* [Task objective]:
Which lines in the records below contain the word "listed"? Report each of them.

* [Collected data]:
=== Begin Enclosure ===

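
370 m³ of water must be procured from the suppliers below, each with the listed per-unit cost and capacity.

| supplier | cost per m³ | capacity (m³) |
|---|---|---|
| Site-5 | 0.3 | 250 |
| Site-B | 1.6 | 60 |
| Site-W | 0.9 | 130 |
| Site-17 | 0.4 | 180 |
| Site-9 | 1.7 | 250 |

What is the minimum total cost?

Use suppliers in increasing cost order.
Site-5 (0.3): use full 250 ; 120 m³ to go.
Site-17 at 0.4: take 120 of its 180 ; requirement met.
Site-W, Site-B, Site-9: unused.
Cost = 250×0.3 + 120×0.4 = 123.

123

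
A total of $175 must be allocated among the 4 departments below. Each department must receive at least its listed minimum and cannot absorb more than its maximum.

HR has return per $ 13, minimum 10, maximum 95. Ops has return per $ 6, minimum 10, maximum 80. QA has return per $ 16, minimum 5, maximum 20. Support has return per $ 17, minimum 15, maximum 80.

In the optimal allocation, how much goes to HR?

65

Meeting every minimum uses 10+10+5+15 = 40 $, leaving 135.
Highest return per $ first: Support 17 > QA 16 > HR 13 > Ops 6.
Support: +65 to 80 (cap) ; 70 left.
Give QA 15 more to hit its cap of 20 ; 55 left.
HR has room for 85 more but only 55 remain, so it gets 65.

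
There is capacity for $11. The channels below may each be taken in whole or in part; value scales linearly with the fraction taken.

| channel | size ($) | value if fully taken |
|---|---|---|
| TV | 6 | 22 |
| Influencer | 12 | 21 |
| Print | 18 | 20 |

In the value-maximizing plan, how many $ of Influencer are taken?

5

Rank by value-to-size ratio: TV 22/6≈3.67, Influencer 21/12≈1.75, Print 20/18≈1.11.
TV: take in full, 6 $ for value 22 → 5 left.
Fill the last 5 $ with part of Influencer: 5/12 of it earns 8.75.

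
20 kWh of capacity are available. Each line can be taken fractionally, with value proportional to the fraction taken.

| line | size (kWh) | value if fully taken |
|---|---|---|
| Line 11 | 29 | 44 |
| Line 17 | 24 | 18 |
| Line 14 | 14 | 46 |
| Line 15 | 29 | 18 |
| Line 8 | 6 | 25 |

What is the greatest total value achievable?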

=== End Enclosure ===

* [Expected answer]:
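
370 m³ of water must be procured from the suppliers below, each with the listed per-unit cost and capacity.
A total of $175 must be allocated among the 4 departments below. Each department must receive at least its listed minimum and cannot absorb more than its maximum.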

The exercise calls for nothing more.